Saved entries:
* * * *

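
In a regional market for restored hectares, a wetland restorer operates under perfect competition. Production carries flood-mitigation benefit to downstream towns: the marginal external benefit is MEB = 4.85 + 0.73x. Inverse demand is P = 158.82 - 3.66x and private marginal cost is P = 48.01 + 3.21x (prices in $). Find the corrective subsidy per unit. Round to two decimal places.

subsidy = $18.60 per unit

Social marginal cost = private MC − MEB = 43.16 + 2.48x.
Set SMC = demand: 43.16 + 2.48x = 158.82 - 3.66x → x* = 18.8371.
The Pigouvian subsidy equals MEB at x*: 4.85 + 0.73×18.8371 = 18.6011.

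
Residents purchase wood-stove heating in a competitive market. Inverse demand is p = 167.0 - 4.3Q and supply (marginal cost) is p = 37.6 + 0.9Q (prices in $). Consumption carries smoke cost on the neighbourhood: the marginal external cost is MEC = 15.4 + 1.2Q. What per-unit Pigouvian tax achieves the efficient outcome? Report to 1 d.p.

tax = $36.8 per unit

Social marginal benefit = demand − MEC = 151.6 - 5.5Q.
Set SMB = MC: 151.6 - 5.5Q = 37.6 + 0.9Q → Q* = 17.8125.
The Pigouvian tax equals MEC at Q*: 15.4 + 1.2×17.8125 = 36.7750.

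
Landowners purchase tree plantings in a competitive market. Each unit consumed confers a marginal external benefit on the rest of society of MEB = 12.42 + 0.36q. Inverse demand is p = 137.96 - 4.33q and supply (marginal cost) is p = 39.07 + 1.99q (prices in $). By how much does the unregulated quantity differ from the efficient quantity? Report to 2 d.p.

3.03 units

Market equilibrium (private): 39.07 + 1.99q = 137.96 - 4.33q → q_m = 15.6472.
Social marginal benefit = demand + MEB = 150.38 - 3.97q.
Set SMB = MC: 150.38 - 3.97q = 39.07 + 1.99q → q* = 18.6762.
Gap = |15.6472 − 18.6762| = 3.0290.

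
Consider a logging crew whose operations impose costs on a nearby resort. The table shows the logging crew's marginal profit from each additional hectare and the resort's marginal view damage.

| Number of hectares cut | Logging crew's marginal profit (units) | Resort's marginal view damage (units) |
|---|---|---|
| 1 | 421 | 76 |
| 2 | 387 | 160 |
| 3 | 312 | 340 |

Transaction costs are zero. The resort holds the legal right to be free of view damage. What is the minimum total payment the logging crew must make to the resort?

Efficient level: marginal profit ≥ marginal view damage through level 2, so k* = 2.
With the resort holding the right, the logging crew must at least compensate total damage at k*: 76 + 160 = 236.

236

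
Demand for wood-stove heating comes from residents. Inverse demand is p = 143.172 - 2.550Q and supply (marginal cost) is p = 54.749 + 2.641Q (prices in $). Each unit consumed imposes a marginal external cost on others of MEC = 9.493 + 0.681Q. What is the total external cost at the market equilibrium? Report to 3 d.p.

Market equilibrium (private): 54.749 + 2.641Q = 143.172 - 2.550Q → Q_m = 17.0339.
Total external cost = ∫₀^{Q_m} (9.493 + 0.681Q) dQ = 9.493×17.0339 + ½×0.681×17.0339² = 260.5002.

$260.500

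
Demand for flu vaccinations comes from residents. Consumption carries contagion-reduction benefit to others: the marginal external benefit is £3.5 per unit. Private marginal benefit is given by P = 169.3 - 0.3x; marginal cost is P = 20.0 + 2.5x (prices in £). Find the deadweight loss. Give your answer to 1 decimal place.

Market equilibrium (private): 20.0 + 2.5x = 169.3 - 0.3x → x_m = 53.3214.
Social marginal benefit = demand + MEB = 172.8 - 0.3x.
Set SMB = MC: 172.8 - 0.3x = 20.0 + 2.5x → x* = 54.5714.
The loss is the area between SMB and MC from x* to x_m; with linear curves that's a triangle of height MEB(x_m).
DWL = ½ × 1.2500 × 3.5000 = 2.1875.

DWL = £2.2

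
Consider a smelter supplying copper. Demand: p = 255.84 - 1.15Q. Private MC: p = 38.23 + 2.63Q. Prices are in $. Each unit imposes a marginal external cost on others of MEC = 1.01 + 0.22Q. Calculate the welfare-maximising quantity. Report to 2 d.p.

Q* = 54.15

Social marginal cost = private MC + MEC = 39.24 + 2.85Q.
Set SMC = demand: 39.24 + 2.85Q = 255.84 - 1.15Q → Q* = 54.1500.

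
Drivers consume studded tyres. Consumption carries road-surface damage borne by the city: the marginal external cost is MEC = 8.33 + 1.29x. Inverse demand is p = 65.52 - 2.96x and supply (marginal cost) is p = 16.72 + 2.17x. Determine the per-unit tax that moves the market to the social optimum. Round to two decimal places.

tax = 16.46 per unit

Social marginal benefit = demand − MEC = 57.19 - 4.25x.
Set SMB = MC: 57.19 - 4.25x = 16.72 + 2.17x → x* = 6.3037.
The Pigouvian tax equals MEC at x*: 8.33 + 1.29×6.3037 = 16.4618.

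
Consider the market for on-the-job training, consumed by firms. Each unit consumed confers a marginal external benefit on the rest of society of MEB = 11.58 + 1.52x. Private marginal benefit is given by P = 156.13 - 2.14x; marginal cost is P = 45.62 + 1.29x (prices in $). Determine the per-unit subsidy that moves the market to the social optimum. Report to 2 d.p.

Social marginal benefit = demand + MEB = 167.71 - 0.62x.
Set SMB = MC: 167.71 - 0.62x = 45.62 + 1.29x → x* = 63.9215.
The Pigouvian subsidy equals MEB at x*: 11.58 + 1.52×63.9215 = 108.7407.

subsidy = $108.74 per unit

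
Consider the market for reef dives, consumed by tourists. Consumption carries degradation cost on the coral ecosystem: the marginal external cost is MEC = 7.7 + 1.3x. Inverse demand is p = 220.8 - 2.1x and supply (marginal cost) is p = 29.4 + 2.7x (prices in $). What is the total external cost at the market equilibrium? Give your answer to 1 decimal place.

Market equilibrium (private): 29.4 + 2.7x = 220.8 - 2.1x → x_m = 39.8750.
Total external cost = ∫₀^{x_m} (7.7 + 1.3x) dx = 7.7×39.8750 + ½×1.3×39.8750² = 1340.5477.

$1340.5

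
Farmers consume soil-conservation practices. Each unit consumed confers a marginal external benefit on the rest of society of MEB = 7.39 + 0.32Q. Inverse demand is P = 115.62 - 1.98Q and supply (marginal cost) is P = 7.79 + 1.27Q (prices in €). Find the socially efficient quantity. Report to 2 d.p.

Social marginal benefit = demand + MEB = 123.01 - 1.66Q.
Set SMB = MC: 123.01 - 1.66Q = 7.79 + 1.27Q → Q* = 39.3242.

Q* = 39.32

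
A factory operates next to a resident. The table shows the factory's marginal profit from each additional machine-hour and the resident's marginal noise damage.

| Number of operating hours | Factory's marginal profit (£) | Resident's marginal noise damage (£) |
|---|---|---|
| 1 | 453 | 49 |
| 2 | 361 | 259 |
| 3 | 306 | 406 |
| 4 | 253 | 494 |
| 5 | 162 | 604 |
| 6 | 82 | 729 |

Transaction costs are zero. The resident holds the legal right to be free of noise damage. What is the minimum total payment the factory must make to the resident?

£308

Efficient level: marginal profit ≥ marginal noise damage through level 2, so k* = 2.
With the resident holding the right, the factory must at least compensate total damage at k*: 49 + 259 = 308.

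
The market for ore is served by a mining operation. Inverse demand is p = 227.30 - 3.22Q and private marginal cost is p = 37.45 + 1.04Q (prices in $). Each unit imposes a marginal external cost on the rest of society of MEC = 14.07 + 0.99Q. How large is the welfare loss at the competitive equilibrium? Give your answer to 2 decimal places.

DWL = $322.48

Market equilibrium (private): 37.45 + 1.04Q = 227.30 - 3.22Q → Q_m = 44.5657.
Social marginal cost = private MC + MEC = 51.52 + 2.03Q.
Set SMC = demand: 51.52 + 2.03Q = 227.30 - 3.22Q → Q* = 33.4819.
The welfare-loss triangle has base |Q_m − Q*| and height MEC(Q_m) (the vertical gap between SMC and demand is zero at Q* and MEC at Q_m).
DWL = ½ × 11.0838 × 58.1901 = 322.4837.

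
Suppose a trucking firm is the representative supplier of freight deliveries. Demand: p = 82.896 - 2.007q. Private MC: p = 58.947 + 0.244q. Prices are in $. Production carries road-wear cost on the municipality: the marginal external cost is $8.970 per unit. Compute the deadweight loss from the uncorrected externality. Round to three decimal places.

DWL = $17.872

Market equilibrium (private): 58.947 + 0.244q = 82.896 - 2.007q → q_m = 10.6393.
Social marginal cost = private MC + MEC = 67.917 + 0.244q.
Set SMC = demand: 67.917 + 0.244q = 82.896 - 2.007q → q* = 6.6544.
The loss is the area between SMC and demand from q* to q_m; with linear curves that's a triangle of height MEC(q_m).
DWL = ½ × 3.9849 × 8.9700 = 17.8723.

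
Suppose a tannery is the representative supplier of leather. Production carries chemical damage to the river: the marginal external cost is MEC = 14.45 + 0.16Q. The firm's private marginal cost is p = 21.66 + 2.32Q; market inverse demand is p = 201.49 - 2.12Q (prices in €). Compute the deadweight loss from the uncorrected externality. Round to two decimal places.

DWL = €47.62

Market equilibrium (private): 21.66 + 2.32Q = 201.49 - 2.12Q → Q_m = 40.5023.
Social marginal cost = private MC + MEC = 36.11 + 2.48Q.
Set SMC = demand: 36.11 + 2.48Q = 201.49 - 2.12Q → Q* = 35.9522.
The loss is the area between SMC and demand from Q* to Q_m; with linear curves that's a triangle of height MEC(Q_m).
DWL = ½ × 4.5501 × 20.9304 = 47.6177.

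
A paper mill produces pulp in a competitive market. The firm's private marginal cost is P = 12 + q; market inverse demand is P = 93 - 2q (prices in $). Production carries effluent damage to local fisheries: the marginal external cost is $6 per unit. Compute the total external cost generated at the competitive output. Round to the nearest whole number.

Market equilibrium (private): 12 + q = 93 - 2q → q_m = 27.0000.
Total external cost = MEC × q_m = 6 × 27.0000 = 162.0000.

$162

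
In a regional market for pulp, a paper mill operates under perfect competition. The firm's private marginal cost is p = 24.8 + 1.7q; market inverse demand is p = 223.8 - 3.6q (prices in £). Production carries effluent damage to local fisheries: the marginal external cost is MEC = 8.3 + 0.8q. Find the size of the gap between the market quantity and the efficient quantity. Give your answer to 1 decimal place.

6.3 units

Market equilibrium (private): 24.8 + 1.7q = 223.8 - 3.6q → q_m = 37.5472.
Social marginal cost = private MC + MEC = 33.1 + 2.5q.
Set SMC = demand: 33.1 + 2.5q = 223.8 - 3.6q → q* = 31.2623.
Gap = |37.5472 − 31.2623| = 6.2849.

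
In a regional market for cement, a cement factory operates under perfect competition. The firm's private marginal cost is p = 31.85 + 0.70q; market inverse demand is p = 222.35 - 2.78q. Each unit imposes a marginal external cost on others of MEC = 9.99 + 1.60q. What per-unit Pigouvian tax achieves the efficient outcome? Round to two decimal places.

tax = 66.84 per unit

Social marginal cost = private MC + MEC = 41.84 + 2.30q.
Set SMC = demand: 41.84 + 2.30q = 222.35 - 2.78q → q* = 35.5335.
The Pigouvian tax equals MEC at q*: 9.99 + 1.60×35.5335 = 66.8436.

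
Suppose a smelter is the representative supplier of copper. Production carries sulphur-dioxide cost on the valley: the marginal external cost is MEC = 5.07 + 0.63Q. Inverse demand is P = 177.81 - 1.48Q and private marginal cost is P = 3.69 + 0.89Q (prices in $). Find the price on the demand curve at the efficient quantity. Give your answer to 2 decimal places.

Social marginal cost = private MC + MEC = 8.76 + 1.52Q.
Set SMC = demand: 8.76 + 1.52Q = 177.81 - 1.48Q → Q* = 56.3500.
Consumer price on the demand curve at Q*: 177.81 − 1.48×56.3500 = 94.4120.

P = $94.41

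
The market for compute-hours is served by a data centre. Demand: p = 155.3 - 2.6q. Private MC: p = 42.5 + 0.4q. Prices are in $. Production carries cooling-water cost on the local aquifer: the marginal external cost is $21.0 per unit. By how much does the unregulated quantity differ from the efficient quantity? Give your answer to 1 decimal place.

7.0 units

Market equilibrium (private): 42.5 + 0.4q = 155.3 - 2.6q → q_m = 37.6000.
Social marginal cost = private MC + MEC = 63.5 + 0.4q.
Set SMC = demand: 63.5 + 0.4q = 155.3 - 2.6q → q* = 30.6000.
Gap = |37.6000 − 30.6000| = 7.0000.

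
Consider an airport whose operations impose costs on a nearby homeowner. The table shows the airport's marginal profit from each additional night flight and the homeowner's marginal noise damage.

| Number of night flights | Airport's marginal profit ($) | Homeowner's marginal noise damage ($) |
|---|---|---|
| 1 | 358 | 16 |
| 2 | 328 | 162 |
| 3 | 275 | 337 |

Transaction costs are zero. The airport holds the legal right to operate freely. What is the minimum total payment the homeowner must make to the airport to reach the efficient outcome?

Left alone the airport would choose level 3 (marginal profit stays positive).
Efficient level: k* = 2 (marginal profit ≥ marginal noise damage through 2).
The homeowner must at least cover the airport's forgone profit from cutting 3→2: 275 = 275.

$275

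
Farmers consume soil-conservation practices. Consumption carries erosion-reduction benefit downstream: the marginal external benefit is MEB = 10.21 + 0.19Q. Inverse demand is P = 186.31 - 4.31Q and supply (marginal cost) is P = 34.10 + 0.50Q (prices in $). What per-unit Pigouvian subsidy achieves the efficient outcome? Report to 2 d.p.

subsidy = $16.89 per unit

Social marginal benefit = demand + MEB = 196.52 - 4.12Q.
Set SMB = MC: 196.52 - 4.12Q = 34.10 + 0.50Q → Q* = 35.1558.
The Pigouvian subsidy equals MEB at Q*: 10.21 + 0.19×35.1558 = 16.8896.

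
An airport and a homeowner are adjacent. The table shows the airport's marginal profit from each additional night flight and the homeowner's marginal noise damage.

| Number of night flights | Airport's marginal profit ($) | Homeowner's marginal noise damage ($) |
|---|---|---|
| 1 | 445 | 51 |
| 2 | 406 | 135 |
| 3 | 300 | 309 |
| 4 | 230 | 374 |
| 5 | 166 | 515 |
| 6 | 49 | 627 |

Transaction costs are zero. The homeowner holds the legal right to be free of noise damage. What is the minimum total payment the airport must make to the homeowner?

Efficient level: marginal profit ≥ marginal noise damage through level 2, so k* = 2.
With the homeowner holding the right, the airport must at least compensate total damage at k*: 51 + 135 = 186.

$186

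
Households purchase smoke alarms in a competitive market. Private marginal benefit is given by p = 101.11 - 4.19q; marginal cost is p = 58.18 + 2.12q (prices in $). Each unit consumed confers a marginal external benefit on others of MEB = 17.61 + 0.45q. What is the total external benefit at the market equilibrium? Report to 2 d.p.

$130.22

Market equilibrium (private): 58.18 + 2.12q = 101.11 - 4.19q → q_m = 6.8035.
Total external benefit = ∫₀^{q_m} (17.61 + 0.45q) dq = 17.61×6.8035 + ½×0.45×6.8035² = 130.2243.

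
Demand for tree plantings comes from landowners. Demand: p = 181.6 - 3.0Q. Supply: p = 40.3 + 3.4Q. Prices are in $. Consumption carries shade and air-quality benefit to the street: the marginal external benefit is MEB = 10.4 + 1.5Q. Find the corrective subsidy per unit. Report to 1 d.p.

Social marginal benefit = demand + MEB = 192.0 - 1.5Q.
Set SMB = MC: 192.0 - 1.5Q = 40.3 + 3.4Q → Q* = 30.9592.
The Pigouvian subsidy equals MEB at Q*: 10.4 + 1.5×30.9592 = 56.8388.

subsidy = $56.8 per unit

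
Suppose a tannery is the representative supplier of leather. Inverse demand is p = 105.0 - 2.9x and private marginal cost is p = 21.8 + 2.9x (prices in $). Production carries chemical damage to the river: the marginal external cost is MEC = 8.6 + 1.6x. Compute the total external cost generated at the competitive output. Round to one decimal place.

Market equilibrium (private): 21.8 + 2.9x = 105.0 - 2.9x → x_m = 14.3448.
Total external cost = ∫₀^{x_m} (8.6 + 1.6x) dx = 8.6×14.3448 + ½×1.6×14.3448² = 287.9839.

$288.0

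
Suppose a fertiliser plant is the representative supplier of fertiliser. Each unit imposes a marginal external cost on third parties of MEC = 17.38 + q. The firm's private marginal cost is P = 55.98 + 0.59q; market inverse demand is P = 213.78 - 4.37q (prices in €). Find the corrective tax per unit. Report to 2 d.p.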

* * * *

**WORK TO COMPLETE**
For each line in the records that holds "nearby", show that line as it stands.

**ANSWER TO THIS TASK**
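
Consider a logging crew whose operations impose costs on a nearby resort. The table shows the logging crew's marginal profit from each additional hectare and the resort's marginal view damage.
Consider an airport whose operations impose costs on a nearby homeowner. The table shows the airport's marginal profit from each additional night flight and the homeowner's marginal noise damage.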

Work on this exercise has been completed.